→ **EXERCISE REQUIREMENTS**
For the word "stay", search the records and show each line in which it occurs.

→ **AVAILABLE RECORDS**
•••

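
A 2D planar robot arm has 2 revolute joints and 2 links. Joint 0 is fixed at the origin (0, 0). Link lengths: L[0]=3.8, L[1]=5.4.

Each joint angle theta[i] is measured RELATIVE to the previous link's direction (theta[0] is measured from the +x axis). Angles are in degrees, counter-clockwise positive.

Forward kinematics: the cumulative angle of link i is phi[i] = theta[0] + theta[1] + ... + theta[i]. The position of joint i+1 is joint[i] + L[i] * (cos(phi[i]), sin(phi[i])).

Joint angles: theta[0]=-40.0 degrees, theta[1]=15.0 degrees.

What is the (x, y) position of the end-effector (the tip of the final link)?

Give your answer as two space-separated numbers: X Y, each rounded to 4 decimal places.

Answer: 7.8050 -4.7247

Derivation:
joint[0] = (0.0000, 0.0000)  (base)
link 0: phi[0] = -40 = -40 deg
  cos(-40 deg) = 0.7660, sin(-40 deg) = -0.6428
  joint[1] = (0.0000, 0.0000) + 3.8 * (0.7660, -0.6428) = (0.0000 + 2.9110, 0.0000 + -2.4426) = (2.9110, -2.4426)
link 1: phi[1] = -40 + 15 = -25 deg
  cos(-25 deg) = 0.9063, sin(-25 deg) = -0.4226
  joint[2] = (2.9110, -2.4426) + 5.4 * (0.9063, -0.4226) = (2.9110 + 4.8941, -2.4426 + -2.2821) = (7.8050, -4.7247)
End effector: (7.8050, -4.7247)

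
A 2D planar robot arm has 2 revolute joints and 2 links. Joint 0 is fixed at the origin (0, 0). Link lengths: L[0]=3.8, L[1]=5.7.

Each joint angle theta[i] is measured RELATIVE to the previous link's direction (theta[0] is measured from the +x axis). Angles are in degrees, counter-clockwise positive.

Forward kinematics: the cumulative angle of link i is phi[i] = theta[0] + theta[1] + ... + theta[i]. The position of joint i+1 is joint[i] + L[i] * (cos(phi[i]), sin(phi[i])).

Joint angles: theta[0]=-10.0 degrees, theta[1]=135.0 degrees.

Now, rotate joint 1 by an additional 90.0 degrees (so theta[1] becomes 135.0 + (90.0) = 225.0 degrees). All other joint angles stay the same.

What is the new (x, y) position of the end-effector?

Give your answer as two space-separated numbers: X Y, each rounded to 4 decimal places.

Answer: -0.9269 -3.9292

Derivation:
joint[0] = (0.0000, 0.0000)  (base)
link 0: phi[0] = -10 = -10 deg
  cos(-10 deg) = 0.9848, sin(-10 deg) = -0.1736
  joint[1] = (0.0000, 0.0000) + 3.8 * (0.9848, -0.1736) = (0.0000 + 3.7423, 0.0000 + -0.6599) = (3.7423, -0.6599)
link 1: phi[1] = -10 + 225 = 215 deg
  cos(215 deg) = -0.8192, sin(215 deg) = -0.5736
  joint[2] = (3.7423, -0.6599) + 5.7 * (-0.8192, -0.5736) = (3.7423 + -4.6692, -0.6599 + -3.2694) = (-0.9269, -3.9292)
End effector: (-0.9269, -3.9292)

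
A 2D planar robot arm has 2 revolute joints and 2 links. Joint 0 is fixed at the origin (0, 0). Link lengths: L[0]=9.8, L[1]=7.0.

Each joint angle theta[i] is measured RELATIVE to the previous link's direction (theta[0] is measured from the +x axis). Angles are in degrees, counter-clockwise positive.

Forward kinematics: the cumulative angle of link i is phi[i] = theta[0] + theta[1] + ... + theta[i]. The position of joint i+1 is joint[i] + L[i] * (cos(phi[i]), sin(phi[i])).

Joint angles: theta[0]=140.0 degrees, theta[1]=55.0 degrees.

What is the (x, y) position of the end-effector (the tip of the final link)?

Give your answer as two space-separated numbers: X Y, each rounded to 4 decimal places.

Answer: -14.2687 4.4876

Derivation:
joint[0] = (0.0000, 0.0000)  (base)
link 0: phi[0] = 140 = 140 deg
  cos(140 deg) = -0.7660, sin(140 deg) = 0.6428
  joint[1] = (0.0000, 0.0000) + 9.8 * (-0.7660, 0.6428) = (0.0000 + -7.5072, 0.0000 + 6.2993) = (-7.5072, 6.2993)
link 1: phi[1] = 140 + 55 = 195 deg
  cos(195 deg) = -0.9659, sin(195 deg) = -0.2588
  joint[2] = (-7.5072, 6.2993) + 7 * (-0.9659, -0.2588) = (-7.5072 + -6.7615, 6.2993 + -1.8117) = (-14.2687, 4.4876)
End effector: (-14.2687, 4.4876)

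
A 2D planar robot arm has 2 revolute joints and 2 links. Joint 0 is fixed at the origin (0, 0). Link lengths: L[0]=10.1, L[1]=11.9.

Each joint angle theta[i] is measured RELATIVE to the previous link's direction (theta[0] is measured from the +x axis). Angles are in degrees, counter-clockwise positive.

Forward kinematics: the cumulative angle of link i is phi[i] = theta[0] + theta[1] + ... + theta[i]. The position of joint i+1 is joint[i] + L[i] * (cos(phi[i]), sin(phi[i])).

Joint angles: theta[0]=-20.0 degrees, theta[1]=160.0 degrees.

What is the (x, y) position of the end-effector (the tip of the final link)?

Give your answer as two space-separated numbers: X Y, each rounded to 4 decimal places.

Answer: 0.3750 4.1948

Derivation:
joint[0] = (0.0000, 0.0000)  (base)
link 0: phi[0] = -20 = -20 deg
  cos(-20 deg) = 0.9397, sin(-20 deg) = -0.3420
  joint[1] = (0.0000, 0.0000) + 10.1 * (0.9397, -0.3420) = (0.0000 + 9.4909, 0.0000 + -3.4544) = (9.4909, -3.4544)
link 1: phi[1] = -20 + 160 = 140 deg
  cos(140 deg) = -0.7660, sin(140 deg) = 0.6428
  joint[2] = (9.4909, -3.4544) + 11.9 * (-0.7660, 0.6428) = (9.4909 + -9.1159, -3.4544 + 7.6492) = (0.3750, 4.1948)
End effector: (0.3750, 4.1948)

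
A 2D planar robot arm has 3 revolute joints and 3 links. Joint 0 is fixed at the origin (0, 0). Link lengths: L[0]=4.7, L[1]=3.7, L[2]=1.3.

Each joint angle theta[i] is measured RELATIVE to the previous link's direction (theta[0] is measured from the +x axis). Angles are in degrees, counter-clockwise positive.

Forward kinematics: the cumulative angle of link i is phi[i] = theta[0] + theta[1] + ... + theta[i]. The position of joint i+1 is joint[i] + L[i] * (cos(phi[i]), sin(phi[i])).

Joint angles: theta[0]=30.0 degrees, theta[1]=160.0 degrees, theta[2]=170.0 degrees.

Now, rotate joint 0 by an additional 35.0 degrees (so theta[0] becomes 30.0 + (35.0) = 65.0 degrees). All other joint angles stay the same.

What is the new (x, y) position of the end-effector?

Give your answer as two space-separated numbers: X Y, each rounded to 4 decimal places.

Answer: 0.4349 2.3890

Derivation:
joint[0] = (0.0000, 0.0000)  (base)
link 0: phi[0] = 65 = 65 deg
  cos(65 deg) = 0.4226, sin(65 deg) = 0.9063
  joint[1] = (0.0000, 0.0000) + 4.7 * (0.4226, 0.9063) = (0.0000 + 1.9863, 0.0000 + 4.2596) = (1.9863, 4.2596)
link 1: phi[1] = 65 + 160 = 225 deg
  cos(225 deg) = -0.7071, sin(225 deg) = -0.7071
  joint[2] = (1.9863, 4.2596) + 3.7 * (-0.7071, -0.7071) = (1.9863 + -2.6163, 4.2596 + -2.6163) = (-0.6300, 1.6434)
link 2: phi[2] = 65 + 160 + 170 = 395 deg
  cos(395 deg) = 0.8192, sin(395 deg) = 0.5736
  joint[3] = (-0.6300, 1.6434) + 1.3 * (0.8192, 0.5736) = (-0.6300 + 1.0649, 1.6434 + 0.7456) = (0.4349, 2.3890)
End effector: (0.4349, 2.3890)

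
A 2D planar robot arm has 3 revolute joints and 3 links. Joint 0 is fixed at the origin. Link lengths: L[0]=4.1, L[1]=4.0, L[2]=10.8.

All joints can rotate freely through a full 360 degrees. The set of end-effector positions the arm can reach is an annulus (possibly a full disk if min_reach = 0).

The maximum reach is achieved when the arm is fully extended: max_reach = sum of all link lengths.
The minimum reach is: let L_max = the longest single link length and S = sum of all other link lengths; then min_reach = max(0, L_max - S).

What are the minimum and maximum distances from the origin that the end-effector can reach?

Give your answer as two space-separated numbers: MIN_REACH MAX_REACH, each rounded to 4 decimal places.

Answer: 2.7000 18.9000

Derivation:
Link lengths: [4.1, 4.0, 10.8]
max_reach = 4.1 + 4 + 10.8 = 18.9
L_max = max([4.1, 4.0, 10.8]) = 10.8
S (sum of others) = 18.9 - 10.8 = 8.1
min_reach = max(0, 10.8 - 8.1) = max(0, 2.7) = 2.7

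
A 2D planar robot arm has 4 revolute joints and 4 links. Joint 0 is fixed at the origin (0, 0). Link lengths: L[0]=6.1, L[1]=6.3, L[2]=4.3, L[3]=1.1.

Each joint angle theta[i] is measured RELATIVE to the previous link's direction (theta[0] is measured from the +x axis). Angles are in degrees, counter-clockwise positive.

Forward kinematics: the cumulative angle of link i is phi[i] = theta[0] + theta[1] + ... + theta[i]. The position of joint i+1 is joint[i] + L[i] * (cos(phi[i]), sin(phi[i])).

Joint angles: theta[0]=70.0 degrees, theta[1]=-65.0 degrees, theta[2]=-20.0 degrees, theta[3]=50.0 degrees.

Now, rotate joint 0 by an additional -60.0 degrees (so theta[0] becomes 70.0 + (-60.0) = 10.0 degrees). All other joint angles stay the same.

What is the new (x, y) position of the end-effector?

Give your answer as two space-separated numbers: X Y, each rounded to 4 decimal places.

joint[0] = (0.0000, 0.0000)  (base)
link 0: phi[0] = 10 = 10 deg
  cos(10 deg) = 0.9848, sin(10 deg) = 0.1736
  joint[1] = (0.0000, 0.0000) + 6.1 * (0.9848, 0.1736) = (0.0000 + 6.0073, 0.0000 + 1.0593) = (6.0073, 1.0593)
link 1: phi[1] = 10 + -65 = -55 deg
  cos(-55 deg) = 0.5736, sin(-55 deg) = -0.8192
  joint[2] = (6.0073, 1.0593) + 6.3 * (0.5736, -0.8192) = (6.0073 + 3.6135, 1.0593 + -5.1607) = (9.6209, -4.1014)
link 2: phi[2] = 10 + -65 + -20 = -75 deg
  cos(-75 deg) = 0.2588, sin(-75 deg) = -0.9659
  joint[3] = (9.6209, -4.1014) + 4.3 * (0.2588, -0.9659) = (9.6209 + 1.1129, -4.1014 + -4.1535) = (10.7338, -8.2549)
link 3: phi[3] = 10 + -65 + -20 + 50 = -25 deg
  cos(-25 deg) = 0.9063, sin(-25 deg) = -0.4226
  joint[4] = (10.7338, -8.2549) + 1.1 * (0.9063, -0.4226) = (10.7338 + 0.9969, -8.2549 + -0.4649) = (11.7307, -8.7198)
End effector: (11.7307, -8.7198)

Answer: 11.7307 -8.7198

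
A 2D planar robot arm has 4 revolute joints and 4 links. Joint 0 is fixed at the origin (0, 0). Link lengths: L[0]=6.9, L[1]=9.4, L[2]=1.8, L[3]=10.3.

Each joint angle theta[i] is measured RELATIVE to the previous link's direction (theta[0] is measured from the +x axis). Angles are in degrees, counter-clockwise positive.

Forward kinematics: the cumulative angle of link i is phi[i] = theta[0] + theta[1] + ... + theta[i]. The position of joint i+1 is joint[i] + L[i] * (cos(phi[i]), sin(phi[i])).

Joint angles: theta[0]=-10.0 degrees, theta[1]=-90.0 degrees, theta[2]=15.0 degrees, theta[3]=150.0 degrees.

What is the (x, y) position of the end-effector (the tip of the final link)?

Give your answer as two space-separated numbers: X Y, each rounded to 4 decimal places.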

•••

→ **OUTPUT FOR THIS EXERCISE**
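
Now, rotate joint 1 by an additional 90.0 degrees (so theta[1] becomes 135.0 + (90.0) = 225.0 degrees). All other joint angles stay the same.
Now, rotate joint 0 by an additional 35.0 degrees (so theta[0] becomes 30.0 + (35.0) = 65.0 degrees). All other joint angles stay the same.
Now, rotate joint 0 by an additional -60.0 degrees (so theta[0] becomes 70.0 + (-60.0) = 10.0 degrees). All other joint angles stay the same.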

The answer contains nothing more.